(Data records)

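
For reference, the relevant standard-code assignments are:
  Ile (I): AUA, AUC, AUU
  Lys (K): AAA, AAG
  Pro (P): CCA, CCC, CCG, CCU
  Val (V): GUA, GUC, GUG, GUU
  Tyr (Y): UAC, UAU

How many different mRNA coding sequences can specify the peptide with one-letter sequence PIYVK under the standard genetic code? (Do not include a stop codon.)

Pro: 4 codons.
Ile: 3 codons.
Tyr: 2 codons.
Val: 4 codons.
Lys: 2 codons.
4 × 3 × 2 × 4 × 2 = 192.

192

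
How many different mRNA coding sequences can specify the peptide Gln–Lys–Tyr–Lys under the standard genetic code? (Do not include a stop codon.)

Gln: 2 codons.
Lys: 2 codons.
Tyr: 2 codons.
Lys: 2 codons.
2 × 2 × 2 × 2 = 16.

16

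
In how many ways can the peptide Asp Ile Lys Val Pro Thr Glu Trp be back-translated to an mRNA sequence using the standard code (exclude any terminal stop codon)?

Asp: 2 codons.
Ile: 3 codons.
Lys: 2 codons.
Val: 4 codons.
Pro: 4 codons.
Thr: 4 codons.
Glu: 2 codons.
Trp: 1 codon.
2 × 3 × 2 × 4 × 4 × 4 × 2 × 1 = 1536.

1536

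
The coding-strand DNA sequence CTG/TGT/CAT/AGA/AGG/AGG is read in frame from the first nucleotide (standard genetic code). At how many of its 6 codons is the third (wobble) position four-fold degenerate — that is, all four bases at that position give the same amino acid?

1

Codon 1 CTG (Leu): third position 4-fold.
Codon 2 TGT (Cys): third position 2-fold.
Codon 3 CAT (His): third position 2-fold.
Codon 4 AGA (Arg): third position 2-fold.
Codon 5 AGG (Arg): third position 2-fold.
Codon 6 AGG (Arg): third position 2-fold.
Four-fold degenerate third positions: 1.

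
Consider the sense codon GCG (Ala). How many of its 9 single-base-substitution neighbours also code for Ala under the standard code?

Position 1: none → 0 synonymous.
Position 2: none → 0 synonymous.
Position 3: GCT, GCC, GCA → 3 synonymous.
Total: 0 + 0 + 3 = 3.

3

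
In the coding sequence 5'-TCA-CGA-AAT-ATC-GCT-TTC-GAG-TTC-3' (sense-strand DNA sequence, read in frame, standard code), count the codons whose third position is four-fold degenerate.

Codon 1 TCA (Ser): third position 4-fold.
Codon 2 CGA (Arg): third position 4-fold.
Codon 3 AAT (Asn): third position 2-fold.
Codon 4 ATC (Ile): third position 3-fold.
Codon 5 GCT (Ala): third position 4-fold.
Codon 6 TTC (Phe): third position 2-fold.
Codon 7 GAG (Glu): third position 2-fold.
Codon 8 TTC (Phe): third position 2-fold.
Four-fold degenerate third positions: 3.

3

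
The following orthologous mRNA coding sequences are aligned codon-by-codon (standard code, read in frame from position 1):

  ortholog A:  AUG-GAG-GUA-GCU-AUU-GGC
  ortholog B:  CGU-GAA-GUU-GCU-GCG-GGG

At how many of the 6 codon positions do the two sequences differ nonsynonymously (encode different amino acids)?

Codon 1: AUG Met / CGU Arg — nonsynonymous.
Codon 2: GAG Glu / GAA Glu — synonymous.
Codon 3: GUA Val / GUU Val — synonymous.
Codon 4: GCU Ala / GCU Ala — identical.
Codon 5: AUU Ile / GCG Ala — nonsynonymous.
Codon 6: GGC Gly / GGG Gly — synonymous.
Nonsynonymous differences: 2.

2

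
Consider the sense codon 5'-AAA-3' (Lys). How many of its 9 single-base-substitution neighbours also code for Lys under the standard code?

1

Position 1: none → 0 synonymous.
Position 2: none → 0 synonymous.
Position 3: AAG → 1 synonymous.
Total: 0 + 0 + 1 = 1.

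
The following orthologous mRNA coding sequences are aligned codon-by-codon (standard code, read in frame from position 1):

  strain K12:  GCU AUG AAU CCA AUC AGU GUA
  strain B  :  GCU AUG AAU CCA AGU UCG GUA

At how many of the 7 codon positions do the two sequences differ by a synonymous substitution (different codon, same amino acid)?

1

Codon 1: GCU Ala / GCU Ala — identical.
Codon 2: AUG Met / AUG Met — identical.
Codon 3: AAU Asn / AAU Asn — identical.
Codon 4: CCA Pro / CCA Pro — identical.
Codon 5: AUC Ile / AGU Ser — nonsynonymous.
Codon 6: AGU Ser / UCG Ser — synonymous.
Codon 7: GUA Val / GUA Val — identical.
Synonymous differences: 1.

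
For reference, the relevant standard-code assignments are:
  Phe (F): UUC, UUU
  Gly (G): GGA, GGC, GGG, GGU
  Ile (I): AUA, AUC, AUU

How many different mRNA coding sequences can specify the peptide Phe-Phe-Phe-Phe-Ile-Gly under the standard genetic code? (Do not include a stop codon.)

192

Phe: 2 codons.
Phe: 2 codons.
Phe: 2 codons.
Phe: 2 codons.
Ile: 3 codons.
Gly: 4 codons.
2 × 2 × 2 × 2 × 3 × 4 = 192.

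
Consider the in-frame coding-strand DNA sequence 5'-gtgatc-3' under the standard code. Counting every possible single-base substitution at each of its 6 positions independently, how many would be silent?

5

Codon 1 (GTG, Val): 3 synonymous substitutions.
Codon 2 (ATC, Ile): 2 synonymous substitutions.
Total: 3 + 2 = 5.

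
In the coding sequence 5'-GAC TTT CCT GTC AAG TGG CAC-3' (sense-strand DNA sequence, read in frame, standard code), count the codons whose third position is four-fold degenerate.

2

Codon 1 GAC (Asp): third position 2-fold.
Codon 2 TTT (Phe): third position 2-fold.
Codon 3 CCT (Pro): third position 4-fold.
Codon 4 GTC (Val): third position 4-fold.
Codon 5 AAG (Lys): third position 2-fold.
Codon 6 TGG (Trp): third position 1-fold.
Codon 7 CAC (His): third position 2-fold.
Four-fold degenerate third positions: 2.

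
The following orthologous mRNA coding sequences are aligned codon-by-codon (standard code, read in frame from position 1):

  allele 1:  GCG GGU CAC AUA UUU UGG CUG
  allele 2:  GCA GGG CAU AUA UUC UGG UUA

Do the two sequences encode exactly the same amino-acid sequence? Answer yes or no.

yes

Codon 1: GCG Ala / GCA Ala — synonymous.
Codon 2: GGU Gly / GGG Gly — synonymous.
Codon 3: CAC His / CAU His — synonymous.
Codon 4: AUA Ile / AUA Ile — identical.
Codon 5: UUU Phe / UUC Phe — synonymous.
Codon 6: UGG Trp / UGG Trp — identical.
Codon 7: CUG Leu / UUA Leu — synonymous.
Nonsynonymous differences: 0 → same protein.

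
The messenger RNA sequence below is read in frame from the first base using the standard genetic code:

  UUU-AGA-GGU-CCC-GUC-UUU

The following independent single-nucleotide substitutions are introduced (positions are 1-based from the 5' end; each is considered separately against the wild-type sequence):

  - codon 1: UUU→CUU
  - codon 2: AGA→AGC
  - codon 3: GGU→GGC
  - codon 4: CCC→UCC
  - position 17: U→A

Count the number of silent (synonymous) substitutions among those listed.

Codon 1: UUU (Phe) → CUU (Leu) — missense.
Codon 2: AGA (Arg) → AGC (Ser) — missense.
Codon 3: GGU (Gly) → GGC (Gly) — synonymous.
Codon 4: CCC (Pro) → UCC (Ser) — missense.
Codon 6: UUU (Phe) → UAU (Tyr) — missense.
Synonymous: 1 of 5.

1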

- **REQUIREMENT**: State the number of lines in these entries that include the string "allele". Provide nothing beyond that number.

- **ANSWER**: 2